**WORK ITEM**
From the line that holds "uniformly random. Dana" to the last line of the data, copy everything exactly; leave out all the rest.

**DATA RECORDS**
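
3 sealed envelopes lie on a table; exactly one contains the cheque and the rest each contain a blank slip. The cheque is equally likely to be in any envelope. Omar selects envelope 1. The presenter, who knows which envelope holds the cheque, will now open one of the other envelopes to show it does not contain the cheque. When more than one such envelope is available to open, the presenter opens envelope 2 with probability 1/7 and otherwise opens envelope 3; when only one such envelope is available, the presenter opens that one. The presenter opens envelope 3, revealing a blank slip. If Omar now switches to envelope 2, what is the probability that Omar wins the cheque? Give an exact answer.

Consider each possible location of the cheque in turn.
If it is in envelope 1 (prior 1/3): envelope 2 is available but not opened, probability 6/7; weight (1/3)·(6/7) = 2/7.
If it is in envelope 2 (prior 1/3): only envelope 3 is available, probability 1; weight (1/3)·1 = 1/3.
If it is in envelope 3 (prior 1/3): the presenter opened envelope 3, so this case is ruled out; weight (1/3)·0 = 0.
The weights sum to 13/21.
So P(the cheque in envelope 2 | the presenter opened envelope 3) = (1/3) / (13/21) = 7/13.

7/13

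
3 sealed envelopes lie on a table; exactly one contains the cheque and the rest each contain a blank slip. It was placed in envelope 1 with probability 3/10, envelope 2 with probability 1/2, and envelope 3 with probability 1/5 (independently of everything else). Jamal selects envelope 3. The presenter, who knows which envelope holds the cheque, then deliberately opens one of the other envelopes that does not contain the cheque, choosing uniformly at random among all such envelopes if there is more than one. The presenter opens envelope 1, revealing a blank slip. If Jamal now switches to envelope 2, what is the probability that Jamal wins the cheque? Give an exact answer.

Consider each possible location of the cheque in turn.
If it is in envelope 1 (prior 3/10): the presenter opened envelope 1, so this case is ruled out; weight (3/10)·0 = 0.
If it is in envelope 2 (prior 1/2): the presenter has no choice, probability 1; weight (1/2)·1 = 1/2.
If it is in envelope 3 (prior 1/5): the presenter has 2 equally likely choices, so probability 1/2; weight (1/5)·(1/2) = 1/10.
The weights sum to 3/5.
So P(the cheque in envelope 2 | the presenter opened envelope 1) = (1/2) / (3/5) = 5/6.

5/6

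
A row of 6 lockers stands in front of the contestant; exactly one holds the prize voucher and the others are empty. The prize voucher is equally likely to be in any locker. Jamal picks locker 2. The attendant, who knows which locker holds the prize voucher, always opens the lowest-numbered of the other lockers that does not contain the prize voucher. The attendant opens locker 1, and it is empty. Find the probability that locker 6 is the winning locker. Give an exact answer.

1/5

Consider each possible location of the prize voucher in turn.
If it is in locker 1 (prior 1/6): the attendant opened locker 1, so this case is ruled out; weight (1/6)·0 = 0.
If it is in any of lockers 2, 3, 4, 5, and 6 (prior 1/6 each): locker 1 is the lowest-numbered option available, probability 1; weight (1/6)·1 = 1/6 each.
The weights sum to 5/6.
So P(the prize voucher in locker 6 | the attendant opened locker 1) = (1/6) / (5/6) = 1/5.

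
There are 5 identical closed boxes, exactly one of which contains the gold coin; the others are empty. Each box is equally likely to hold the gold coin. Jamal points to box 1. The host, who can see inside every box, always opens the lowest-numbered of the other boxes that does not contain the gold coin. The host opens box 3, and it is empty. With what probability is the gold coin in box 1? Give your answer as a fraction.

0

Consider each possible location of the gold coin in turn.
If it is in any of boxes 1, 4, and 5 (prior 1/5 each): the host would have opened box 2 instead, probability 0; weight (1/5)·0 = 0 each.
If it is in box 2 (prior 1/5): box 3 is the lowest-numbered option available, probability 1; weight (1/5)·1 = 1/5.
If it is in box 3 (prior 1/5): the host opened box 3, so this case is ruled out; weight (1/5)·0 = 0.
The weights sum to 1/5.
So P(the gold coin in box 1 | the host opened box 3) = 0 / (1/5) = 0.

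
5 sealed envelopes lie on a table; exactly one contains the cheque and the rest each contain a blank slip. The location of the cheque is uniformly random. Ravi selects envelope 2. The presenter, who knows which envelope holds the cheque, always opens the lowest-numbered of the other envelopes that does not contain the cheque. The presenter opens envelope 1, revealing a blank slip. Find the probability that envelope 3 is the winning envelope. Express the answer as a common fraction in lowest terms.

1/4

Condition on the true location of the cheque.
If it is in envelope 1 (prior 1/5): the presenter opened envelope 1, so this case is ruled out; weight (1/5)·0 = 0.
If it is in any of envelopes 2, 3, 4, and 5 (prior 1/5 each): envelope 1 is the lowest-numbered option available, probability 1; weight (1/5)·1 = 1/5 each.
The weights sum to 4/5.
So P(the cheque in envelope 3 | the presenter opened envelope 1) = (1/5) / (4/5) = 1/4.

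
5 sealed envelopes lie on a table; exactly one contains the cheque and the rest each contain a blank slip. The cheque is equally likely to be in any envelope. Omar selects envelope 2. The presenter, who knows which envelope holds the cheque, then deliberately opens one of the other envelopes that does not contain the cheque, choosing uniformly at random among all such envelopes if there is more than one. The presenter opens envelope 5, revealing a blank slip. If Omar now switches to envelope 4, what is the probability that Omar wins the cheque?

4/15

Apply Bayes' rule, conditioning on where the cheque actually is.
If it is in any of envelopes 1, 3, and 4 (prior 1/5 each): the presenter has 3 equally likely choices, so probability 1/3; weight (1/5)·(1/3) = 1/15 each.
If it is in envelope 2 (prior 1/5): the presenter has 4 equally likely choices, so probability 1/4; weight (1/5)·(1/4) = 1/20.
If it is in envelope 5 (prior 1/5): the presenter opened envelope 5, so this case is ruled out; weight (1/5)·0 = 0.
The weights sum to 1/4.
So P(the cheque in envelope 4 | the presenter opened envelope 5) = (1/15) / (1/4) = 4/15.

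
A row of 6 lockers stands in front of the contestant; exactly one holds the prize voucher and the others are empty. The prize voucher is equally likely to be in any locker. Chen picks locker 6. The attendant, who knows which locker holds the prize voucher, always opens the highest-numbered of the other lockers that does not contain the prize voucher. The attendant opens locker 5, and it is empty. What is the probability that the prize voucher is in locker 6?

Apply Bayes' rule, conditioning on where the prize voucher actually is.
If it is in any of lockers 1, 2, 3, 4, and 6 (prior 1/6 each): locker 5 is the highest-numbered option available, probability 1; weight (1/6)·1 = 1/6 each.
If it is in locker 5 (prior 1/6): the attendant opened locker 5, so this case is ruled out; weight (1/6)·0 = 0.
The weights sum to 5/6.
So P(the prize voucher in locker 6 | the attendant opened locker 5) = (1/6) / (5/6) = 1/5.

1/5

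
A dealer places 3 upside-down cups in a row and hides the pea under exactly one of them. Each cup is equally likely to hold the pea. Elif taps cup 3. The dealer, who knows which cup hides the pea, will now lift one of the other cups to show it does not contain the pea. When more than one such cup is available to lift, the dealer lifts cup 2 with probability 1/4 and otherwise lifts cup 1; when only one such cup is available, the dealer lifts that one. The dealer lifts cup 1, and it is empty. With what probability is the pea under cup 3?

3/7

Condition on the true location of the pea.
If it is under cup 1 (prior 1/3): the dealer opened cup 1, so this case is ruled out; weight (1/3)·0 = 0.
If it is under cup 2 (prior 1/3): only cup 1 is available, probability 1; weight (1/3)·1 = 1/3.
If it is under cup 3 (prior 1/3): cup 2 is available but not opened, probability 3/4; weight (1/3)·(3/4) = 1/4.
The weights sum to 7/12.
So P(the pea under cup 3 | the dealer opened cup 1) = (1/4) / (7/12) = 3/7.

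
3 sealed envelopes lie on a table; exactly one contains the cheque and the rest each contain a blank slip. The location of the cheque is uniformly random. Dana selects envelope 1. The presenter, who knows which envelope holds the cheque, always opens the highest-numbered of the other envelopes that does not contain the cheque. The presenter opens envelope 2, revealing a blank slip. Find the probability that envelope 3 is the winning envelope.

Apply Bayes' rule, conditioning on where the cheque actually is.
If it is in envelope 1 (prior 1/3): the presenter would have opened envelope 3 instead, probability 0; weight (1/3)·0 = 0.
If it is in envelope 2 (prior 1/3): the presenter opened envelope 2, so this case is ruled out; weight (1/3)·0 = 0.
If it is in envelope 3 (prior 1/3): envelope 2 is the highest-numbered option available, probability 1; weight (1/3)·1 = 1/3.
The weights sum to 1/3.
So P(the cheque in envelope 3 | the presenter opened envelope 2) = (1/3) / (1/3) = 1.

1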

**FINAL ANSWER**
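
3 sealed envelopes lie on a table; exactly one contains the cheque and the rest each contain a blank slip. The location of the cheque is uniformly random. Dana selects envelope 1. The presenter, who knows which envelope holds the cheque, always opens the highest-numbered of the other envelopes that does not contain the cheque. The presenter opens envelope 2, revealing a blank slip. Find the probability that envelope 3 is the winning envelope.

Apply Bayes' rule, conditioning on where the cheque actually is.
If it is in envelope 1 (prior 1/3): the presenter would have opened envelope 3 instead, probability 0; weight (1/3)·0 = 0.
If it is in envelope 2 (prior 1/3): the presenter opened envelope 2, so this case is ruled out; weight (1/3)·0 = 0.
If it is in envelope 3 (prior 1/3): envelope 2 is the highest-numbered option available, probability 1; weight (1/3)·1 = 1/3.
The weights sum to 1/3.
So P(the cheque in envelope 3 | the presenter opened envelope 2) = (1/3) / (1/3) = 1.

1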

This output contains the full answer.